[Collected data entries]
--------------------------------------------------

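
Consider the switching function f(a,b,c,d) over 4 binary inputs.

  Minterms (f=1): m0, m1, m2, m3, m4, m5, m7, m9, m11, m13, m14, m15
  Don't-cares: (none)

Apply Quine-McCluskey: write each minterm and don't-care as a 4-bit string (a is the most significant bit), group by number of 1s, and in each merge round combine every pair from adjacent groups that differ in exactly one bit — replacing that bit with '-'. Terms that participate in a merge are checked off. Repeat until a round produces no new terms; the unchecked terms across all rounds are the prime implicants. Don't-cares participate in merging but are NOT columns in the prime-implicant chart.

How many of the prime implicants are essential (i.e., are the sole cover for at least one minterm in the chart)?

[col 0] 0000*, 0001*, 0010*, 0011*, 0100*, 0101*, 0111*, 1001*, 1011*, 1101*, 1110*, 1111*
[col 1] -001*, -011*, -101*, -111*, 0-00*, 0-01*, 0-11*, 00-0*, 00-1*, 000-*, 001-*, 01-1*, 010-*, 1-01*, 1-11*, 10-1*, 11-1*, 111-
[col 2] --01*, --11*, -0-1*, -1-1*, 0--1*, 0-0-, 00--, 1--1*
[col 3] ---1
Prime implicants: ---1, 0-0-, 00--, 111-
PI chart (minterm → PIs covering it):
  0 | 0-0-,00--
  1 | ---1,0-0-,00--
  2 | 00--  (sole → essential)
  3 | ---1,00--
  4 | 0-0-  (sole → essential)
  5 | ---1,0-0-
  7 | ---1  (sole → essential)
  9 | ---1  (sole → essential)
  11 | ---1  (sole → essential)
  13 | ---1  (sole → essential)
  14 | 111-  (sole → essential)
  15 | ---1,111-
Essential prime implicants: ---1, 0-0-, 00--, 111-

4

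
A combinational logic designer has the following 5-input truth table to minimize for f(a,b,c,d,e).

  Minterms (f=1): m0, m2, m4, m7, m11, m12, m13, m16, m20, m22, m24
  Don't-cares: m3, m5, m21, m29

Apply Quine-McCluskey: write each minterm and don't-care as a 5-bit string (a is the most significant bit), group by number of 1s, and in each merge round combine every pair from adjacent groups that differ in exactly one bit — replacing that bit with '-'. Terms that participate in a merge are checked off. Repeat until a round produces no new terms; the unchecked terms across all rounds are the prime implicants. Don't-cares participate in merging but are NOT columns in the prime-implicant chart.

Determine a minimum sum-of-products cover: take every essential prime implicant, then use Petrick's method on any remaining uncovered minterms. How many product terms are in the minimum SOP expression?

[col 0] 00000*, 00010*, 00011*, 00100*, 00101*, 00111*, 01011*, 01100*, 01101*, 10000*, 10100*, 10101*, 10110*, 11000*, 11101*
[col 1] -0000*, -0100*, -0101*, -1101*, 0-011, 0-100*, 0-101*, 00-00*, 00-11, 000-0, 0001-, 001-1, 0010-*, 0110-*, 1-000, 1-101*, 10-00*, 101-0, 1010-*
[col 2] --101, -0-00, -010-, 0-10-
Prime implicants: --101, -0-00, -010-, 0-011, 0-10-, 00-11, 000-0, 0001-, 001-1, 1-000, 101-0
PI chart (minterm → PIs covering it):
  0 | -0-00,000-0
  2 | 000-0,0001-
  4 | -0-00,-010-,0-10-
  7 | 00-11,001-1
  11 | 0-011  (sole → essential)
  12 | 0-10-  (sole → essential)
  13 | --101,0-10-
  16 | -0-00,1-000
  20 | -0-00,-010-,101-0
  22 | 101-0  (sole → essential)
  24 | 1-000  (sole → essential)
Essential prime implicants: 0-011, 0-10-, 1-000, 101-0
Petrick residual → 00-11, 000-0
Minimum SOP uses 6 PIs: a'c'de + a'cd' + a'b'de + a'b'c'e' + ac'd'e' + ab'ce'

6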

--------------------------------------------------

**TASK:** Please quote the records above exactly, without skipping a line.

**OUTPUT FOR THIS TASK:**
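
Consider the switching function f(a,b,c,d) over 4 binary inputs.

  Minterms (f=1): m0, m1, m2, m3, m4, m5, m7, m9, m11, m13, m14, m15
  Don't-cares: (none)

Apply Quine-McCluskey: write each minterm and don't-care as a 4-bit string (a is the most significant bit), group by number of 1s, and in each merge round combine every pair from adjacent groups that differ in exactly one bit — replacing that bit with '-'. Terms that participate in a merge are checked off. Repeat until a round produces no new terms; the unchecked terms across all rounds are the prime implicants. Don't-cares participate in merging but are NOT columns in the prime-implicant chart.

How many of the prime implicants are essential (i.e., are the sole cover for at least one minterm in the chart)?

[col 0] 0000*, 0001*, 0010*, 0011*, 0100*, 0101*, 0111*, 1001*, 1011*, 1101*, 1110*, 1111*
[col 1] -001*, -011*, -101*, -111*, 0-00*, 0-01*, 0-11*, 00-0*, 00-1*, 000-*, 001-*, 01-1*, 010-*, 1-01*, 1-11*, 10-1*, 11-1*, 111-
[col 2] --01*, --11*, -0-1*, -1-1*, 0--1*, 0-0-, 00--, 1--1*
[col 3] ---1
Prime implicants: ---1, 0-0-, 00--, 111-
PI chart (minterm → PIs covering it):
  0 | 0-0-,00--
  1 | ---1,0-0-,00--
  2 | 00--  (sole → essential)
  3 | ---1,00--
  4 | 0-0-  (sole → essential)
  5 | ---1,0-0-
  7 | ---1  (sole → essential)
  9 | ---1  (sole → essential)
  11 | ---1  (sole → essential)
  13 | ---1  (sole → essential)
  14 | 111-  (sole → essential)
  15 | ---1,111-
Essential prime implicants: ---1, 0-0-, 00--, 111-

4

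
A combinational logic designer has the following 5-input truth table to minimize for f(a,b,c,d,e).

  Minterms (f=1): m0, m2, m4, m7, m11, m12, m13, m16, m20, m22, m24
  Don't-cares: m3, m5, m21, m29

Apply Quine-McCluskey: write each minterm and don't-care as a 5-bit string (a is the most significant bit), group by number of 1s, and in each merge round combine every pair from adjacent groups that differ in exactly one bit — replacing that bit with '-'. Terms that participate in a merge are checked off. Repeat until a round produces no new terms; the unchecked terms across all rounds are the prime implicants. Don't-cares participate in merging but are NOT columns in the prime-implicant chart.

Determine a minimum sum-of-products cover: take every essential prime implicant, then use Petrick's method on any remaining uncovered minterms. How many product terms are in the minimum SOP expression?

[col 0] 00000*, 00010*, 00011*, 00100*, 00101*, 00111*, 01011*, 01100*, 01101*, 10000*, 10100*, 10101*, 10110*, 11000*, 11101*
[col 1] -0000*, -0100*, -0101*, -1101*, 0-011, 0-100*, 0-101*, 00-00*, 00-11, 000-0, 0001-, 001-1, 0010-*, 0110-*, 1-000, 1-101*, 10-00*, 101-0, 1010-*
[col 2] --101, -0-00, -010-, 0-10-
Prime implicants: --101, -0-00, -010-, 0-011, 0-10-, 00-11, 000-0, 0001-, 001-1, 1-000, 101-0
PI chart (minterm → PIs covering it):
  0 | -0-00,000-0
  2 | 000-0,0001-
  4 | -0-00,-010-,0-10-
  7 | 00-11,001-1
  11 | 0-011  (sole → essential)
  12 | 0-10-  (sole → essential)
  13 | --101,0-10-
  16 | -0-00,1-000
  20 | -0-00,-010-,101-0
  22 | 101-0  (sole → essential)
  24 | 1-000  (sole → essential)
Essential prime implicants: 0-011, 0-10-, 1-000, 101-0
Petrick residual → 00-11, 000-0
Minimum SOP uses 6 PIs: a'c'de + a'cd' + a'b'de + a'b'c'e' + ac'd'e' + ab'ce'

6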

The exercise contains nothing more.